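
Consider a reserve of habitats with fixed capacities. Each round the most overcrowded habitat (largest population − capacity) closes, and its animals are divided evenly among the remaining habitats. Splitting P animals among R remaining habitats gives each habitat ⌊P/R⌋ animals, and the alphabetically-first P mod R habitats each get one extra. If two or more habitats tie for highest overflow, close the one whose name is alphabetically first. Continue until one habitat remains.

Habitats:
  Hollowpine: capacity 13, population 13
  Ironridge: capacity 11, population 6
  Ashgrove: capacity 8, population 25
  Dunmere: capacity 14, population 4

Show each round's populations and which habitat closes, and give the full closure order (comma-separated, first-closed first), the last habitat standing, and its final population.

Round 1: Ashgrove=25 Dunmere=4 Hollowpine=13 Ironridge=6 → close Ashgrove (overflow 17)
  25÷3 = 8 each, +1 to first 1
Round 2: Dunmere=13 Hollowpine=21 Ironridge=14 → close Hollowpine (overflow 8)
  21÷2 = 10 each, +1 to first 1
Round 3: Dunmere=24 Ironridge=24 → close Ironridge (overflow 13)
  24÷1 = 24 each, +1 to first 0

Closure order: Ashgrove, Hollowpine, Ironridge
Last habitat: Dunmere with 48 animals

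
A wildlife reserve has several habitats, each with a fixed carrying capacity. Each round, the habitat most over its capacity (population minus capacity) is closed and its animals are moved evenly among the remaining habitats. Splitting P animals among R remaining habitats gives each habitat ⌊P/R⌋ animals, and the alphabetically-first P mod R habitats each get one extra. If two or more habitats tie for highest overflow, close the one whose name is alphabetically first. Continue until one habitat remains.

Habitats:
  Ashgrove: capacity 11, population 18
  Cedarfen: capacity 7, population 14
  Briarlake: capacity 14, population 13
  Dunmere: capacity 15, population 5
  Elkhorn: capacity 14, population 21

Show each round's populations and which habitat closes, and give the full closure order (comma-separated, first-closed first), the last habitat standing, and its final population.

Closure order: Ashgrove, Cedarfen, Elkhorn, Briarlake
Last habitat: Dunmere with 71 animals

Round 1: Ashgrove=18 Briarlake=13 Cedarfen=14 Dunmere=5 Elkhorn=21 → close Ashgrove (overflow 7)
  18÷4 = 4 each, +1 to first 2
Round 2: Briarlake=18 Cedarfen=19 Dunmere=9 Elkhorn=25 → close Cedarfen (overflow 12)
  19÷3 = 6 each, +1 to first 1
Round 3: Briarlake=25 Dunmere=15 Elkhorn=31 → close Elkhorn (overflow 17)
  31÷2 = 15 each, +1 to first 1
Round 4: Briarlake=41 Dunmere=30 → close Briarlake (overflow 27)
  41÷1 = 41 each, +1 to first 0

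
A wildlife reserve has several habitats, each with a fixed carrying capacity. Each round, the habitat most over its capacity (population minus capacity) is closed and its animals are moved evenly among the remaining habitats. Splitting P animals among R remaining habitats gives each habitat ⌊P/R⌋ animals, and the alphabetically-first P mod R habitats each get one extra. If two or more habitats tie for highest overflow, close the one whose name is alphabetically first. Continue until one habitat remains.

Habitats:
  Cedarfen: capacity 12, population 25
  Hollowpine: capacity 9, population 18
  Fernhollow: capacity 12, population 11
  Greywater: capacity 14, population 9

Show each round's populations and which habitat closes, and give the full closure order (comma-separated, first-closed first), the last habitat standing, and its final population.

Round 1: Cedarfen=25 Fernhollow=11 Greywater=9 Hollowpine=18 → close Cedarfen (overflow 13)
  25÷3 = 8 each, +1 to first 1
Round 2: Fernhollow=20 Greywater=17 Hollowpine=26 → close Hollowpine (overflow 17)
  26÷2 = 13 each, +1 to first 0
Round 3: Fernhollow=33 Greywater=30 → close Fernhollow (overflow 21)
  33÷1 = 33 each, +1 to first 0

Closure order: Cedarfen, Hollowpine, Fernhollow
Last habitat: Greywater with 63 animals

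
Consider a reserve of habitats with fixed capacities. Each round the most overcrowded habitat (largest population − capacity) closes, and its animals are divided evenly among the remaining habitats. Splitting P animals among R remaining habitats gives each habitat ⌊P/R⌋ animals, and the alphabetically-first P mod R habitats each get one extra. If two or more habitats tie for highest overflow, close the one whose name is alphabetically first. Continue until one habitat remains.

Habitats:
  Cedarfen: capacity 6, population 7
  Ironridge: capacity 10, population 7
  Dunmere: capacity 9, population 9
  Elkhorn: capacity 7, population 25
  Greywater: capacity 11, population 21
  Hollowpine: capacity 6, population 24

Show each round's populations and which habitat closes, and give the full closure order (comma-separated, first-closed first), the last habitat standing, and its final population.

Closure order: Elkhorn, Hollowpine, Greywater, Cedarfen, Dunmere
Last habitat: Ironridge with 93 animals

Round 1: Cedarfen=7 Dunmere=9 Elkhorn=25 Greywater=21 Hollowpine=24 Ironridge=7 → close Elkhorn (overflow 18)
  25÷5 = 5 each, +1 to first 0
Round 2: Cedarfen=12 Dunmere=14 Greywater=26 Hollowpine=29 Ironridge=12 → close Hollowpine (overflow 23)
  29÷4 = 7 each, +1 to first 1
Round 3: Cedarfen=20 Dunmere=21 Greywater=33 Ironridge=19 → close Greywater (overflow 22)
  33÷3 = 11 each, +1 to first 0
Round 4: Cedarfen=31 Dunmere=32 Ironridge=30 → close Cedarfen (overflow 25)
  31÷2 = 15 each, +1 to first 1
Round 5: Dunmere=48 Ironridge=45 → close Dunmere (overflow 39)
  48÷1 = 48 each, +1 to first 0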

******************************

What you return should be exactly the lines above, starting at the one with "Cedarfen: capacity 6, population 7" and ending at the one with "Hollowpine: capacity 6, population 24", and nothing else.

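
  Cedarfen: capacity 6, population 7
  Ironridge: capacity 10, population 7
  Dunmere: capacity 9, population 9
  Elkhorn: capacity 7, population 25
  Greywater: capacity 11, population 21
  Hollowpine: capacity 6, population 24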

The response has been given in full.